- About this exercise -
Where in the material does the word "small" appear? Copy each line that has it.

- Information supplied -
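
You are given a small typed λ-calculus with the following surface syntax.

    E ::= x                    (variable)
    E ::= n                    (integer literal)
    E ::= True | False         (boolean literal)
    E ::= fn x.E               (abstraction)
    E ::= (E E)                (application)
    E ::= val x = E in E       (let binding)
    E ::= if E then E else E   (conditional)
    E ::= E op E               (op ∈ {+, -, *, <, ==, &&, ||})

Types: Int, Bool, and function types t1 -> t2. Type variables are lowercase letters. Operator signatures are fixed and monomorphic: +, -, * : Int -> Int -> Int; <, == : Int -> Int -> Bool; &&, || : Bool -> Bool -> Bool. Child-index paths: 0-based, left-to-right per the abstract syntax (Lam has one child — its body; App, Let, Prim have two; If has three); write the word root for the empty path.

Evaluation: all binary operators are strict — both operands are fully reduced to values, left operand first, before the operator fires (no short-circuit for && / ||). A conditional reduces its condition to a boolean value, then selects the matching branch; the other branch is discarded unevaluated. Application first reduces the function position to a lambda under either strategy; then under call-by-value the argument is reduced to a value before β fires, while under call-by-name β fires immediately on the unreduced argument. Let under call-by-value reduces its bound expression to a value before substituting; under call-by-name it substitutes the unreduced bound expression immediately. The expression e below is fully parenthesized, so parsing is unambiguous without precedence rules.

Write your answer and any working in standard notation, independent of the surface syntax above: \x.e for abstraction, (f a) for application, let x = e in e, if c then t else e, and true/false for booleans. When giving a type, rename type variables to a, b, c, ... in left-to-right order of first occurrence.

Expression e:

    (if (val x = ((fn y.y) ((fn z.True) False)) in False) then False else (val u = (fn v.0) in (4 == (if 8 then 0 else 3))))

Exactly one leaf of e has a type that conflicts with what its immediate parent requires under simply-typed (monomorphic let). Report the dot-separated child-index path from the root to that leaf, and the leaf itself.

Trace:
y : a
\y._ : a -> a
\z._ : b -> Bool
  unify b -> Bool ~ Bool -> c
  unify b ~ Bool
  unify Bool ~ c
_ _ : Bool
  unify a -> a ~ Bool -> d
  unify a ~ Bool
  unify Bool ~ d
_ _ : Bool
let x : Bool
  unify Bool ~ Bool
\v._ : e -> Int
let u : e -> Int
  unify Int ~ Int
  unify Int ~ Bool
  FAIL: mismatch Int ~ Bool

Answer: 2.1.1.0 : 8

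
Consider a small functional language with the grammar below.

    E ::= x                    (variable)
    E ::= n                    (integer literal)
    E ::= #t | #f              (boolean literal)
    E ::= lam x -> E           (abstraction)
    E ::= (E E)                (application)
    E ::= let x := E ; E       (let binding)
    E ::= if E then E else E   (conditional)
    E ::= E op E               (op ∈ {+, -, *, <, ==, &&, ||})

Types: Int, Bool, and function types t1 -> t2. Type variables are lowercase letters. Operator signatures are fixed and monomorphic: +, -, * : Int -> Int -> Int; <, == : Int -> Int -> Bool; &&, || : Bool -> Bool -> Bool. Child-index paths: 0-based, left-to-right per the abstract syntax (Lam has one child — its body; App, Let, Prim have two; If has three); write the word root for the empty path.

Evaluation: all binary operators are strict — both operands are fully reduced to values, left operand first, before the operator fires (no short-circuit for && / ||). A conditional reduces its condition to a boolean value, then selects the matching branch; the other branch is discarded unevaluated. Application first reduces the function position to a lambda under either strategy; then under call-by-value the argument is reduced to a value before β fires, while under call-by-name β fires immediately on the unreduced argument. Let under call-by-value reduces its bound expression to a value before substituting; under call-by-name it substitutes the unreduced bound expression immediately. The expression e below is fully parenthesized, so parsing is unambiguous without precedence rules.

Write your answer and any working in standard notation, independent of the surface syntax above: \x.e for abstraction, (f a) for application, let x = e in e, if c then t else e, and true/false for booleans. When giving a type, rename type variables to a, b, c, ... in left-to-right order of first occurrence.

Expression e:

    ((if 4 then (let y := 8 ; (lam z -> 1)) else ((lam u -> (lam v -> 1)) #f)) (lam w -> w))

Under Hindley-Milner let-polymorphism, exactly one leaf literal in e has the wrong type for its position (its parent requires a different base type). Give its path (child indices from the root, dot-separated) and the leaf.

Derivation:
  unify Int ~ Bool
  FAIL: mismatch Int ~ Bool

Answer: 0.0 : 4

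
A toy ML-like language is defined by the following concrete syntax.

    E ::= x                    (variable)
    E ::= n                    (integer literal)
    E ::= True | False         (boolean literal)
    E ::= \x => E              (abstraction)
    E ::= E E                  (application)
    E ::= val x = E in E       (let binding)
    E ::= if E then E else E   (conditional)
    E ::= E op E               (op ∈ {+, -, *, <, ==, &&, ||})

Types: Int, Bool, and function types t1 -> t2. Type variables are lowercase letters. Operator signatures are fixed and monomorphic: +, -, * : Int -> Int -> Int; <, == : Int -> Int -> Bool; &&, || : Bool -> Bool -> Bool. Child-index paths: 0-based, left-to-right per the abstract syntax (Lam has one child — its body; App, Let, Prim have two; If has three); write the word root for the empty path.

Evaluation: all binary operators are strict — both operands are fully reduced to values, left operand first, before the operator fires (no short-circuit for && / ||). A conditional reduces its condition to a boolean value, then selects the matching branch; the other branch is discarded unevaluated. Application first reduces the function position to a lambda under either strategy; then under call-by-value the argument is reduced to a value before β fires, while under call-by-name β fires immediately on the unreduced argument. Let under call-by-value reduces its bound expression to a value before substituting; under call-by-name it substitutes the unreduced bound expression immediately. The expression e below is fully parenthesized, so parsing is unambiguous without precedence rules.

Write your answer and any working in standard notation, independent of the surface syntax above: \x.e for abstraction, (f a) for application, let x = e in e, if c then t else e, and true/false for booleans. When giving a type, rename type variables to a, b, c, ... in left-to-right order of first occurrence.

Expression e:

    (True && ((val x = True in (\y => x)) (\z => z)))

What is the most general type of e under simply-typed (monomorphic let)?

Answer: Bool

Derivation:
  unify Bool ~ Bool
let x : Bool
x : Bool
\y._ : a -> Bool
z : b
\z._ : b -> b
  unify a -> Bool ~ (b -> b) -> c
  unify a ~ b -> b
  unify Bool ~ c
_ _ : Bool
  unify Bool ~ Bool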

- Answer to this problem -
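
You are given a small typed λ-calculus with the following surface syntax.
Consider a small functional language with the grammar below.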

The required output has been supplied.